Work instructions: In the listing below, find the line with "Parcels have sizes" and the line with "Item sizes are". Repeat those two lines and all lines between them exactly.

Data for analysis:
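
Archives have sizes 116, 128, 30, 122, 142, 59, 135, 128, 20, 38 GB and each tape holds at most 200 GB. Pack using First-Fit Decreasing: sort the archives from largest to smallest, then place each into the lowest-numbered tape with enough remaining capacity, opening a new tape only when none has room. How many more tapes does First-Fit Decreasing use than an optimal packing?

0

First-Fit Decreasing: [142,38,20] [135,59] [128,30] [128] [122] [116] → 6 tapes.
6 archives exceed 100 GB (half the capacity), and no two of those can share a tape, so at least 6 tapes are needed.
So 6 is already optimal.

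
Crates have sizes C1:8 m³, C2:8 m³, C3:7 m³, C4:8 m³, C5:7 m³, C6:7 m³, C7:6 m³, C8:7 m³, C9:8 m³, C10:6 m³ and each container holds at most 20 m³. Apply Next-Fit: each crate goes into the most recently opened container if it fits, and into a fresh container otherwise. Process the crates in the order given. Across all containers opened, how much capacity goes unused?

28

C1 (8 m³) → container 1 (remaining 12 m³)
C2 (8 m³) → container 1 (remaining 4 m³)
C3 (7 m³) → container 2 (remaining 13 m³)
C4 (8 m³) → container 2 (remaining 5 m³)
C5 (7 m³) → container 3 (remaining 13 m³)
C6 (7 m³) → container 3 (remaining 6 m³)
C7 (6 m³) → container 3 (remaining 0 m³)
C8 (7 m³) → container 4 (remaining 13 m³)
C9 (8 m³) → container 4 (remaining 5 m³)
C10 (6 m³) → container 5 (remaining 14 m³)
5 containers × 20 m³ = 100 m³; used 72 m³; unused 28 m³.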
* * *
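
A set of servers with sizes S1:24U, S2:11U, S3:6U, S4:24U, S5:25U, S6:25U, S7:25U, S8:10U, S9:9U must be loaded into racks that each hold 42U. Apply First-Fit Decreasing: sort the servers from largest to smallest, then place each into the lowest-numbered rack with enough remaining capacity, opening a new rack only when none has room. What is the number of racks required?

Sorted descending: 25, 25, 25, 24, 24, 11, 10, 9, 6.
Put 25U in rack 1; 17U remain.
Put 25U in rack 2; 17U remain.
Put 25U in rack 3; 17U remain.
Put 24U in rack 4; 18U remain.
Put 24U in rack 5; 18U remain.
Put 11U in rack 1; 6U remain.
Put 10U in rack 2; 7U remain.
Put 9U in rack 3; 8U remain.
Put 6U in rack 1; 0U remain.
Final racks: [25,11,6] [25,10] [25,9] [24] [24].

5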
...
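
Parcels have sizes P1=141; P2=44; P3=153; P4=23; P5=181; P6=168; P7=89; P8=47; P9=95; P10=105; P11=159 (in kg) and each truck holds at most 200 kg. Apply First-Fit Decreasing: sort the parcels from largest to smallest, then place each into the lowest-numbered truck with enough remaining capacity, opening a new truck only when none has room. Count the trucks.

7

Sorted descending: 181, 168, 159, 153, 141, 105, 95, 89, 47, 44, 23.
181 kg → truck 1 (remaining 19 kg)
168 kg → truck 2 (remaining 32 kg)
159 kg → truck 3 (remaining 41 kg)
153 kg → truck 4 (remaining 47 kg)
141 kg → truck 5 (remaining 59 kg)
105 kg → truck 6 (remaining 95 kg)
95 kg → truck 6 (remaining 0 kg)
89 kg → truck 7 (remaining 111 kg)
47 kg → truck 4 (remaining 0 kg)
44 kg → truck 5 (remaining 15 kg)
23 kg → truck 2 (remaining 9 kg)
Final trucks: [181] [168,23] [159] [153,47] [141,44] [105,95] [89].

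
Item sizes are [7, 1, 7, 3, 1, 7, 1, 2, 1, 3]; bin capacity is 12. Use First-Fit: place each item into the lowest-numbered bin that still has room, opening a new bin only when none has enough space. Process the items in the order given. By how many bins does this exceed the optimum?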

Solution below:
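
Parcels have sizes P1=141; P2=44; P3=153; P4=23; P5=181; P6=168; P7=89; P8=47; P9=95; P10=105; P11=159 (in kg) and each truck holds at most 200 kg. Apply First-Fit Decreasing: sort the parcels from largest to smallest, then place each into the lowest-numbered truck with enough remaining capacity, opening a new truck only when none has room. Count the trucks.

7

Sorted descending: 181, 168, 159, 153, 141, 105, 95, 89, 47, 44, 23.
181 kg → truck 1 (remaining 19 kg)
168 kg → truck 2 (remaining 32 kg)
159 kg → truck 3 (remaining 41 kg)
153 kg → truck 4 (remaining 47 kg)
141 kg → truck 5 (remaining 59 kg)
105 kg → truck 6 (remaining 95 kg)
95 kg → truck 6 (remaining 0 kg)
89 kg → truck 7 (remaining 111 kg)
47 kg → truck 4 (remaining 0 kg)
44 kg → truck 5 (remaining 15 kg)
23 kg → truck 2 (remaining 9 kg)
Final trucks: [181] [168,23] [159] [153,47] [141,44] [105,95] [89].

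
Item sizes are [7, 1, 7, 3, 1, 7, 1, 2, 1, 3]; bin capacity is 12. Use First-Fit: place each item into the lowest-numbered bin that still has room, opening a new bin only when none has enough space. Process the items in the order given. By how many bins does this exceed the optimum?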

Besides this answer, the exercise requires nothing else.